__ACTIVITY__:
The records below are made of lines; count those holding the word "mean" and give the number only.

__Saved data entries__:
------------------------------------------------

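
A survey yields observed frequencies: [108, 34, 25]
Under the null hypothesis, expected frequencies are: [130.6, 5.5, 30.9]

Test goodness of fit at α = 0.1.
Chi-square goodness of fit test:
H₀: observed counts match expected distribution
H₁: observed counts differ from expected distribution
df = k - 1 = 2
χ² = Σ(O - E)²/E
   = (108 - 130.6)²/130.6 + (34 - 5.5)²/5.5 + (25 - 30.9)²/30.9
   = 3.911 + 147.682 + 1.127
   = 152.72
p-value < 0.0001

Since p-value < α = 0.1, we reject H₀.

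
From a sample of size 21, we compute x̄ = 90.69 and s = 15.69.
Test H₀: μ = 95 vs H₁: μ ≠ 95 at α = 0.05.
One-sample t-test:
H₀: μ = 95
H₁: μ ≠ 95
df = n - 1 = 20
t = (x̄ - μ₀) / (s/√n) = (90.69 - 95) / (15.69/√21) = -1.259
p-value = 0.2226

Since p-value > α = 0.05, we fail to reject H₀.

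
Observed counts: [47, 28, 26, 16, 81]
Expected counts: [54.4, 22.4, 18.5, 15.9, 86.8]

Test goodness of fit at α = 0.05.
Chi-square goodness of fit test:
H₀: observed counts match expected distribution
H₁: observed counts differ from expected distribution
df = k - 1 = 4
χ² = Σ(O - E)²/E
   = (47 - 54.4)²/54.4 + (28 - 22.4)²/22.4 + (26 - 18.5)²/18.5 + (16 - 15.9)²/15.9 + (81 - 86.8)²/86.8
   = 1.007 + 1.400 + 3.041 + 0.001 + 0.388
   = 5.84
p-value = 0.2118

Since p-value > α = 0.05, we fail to reject H₀.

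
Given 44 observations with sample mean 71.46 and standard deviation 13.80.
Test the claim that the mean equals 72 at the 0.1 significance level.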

------------------------------------------------

__RESULT__:
2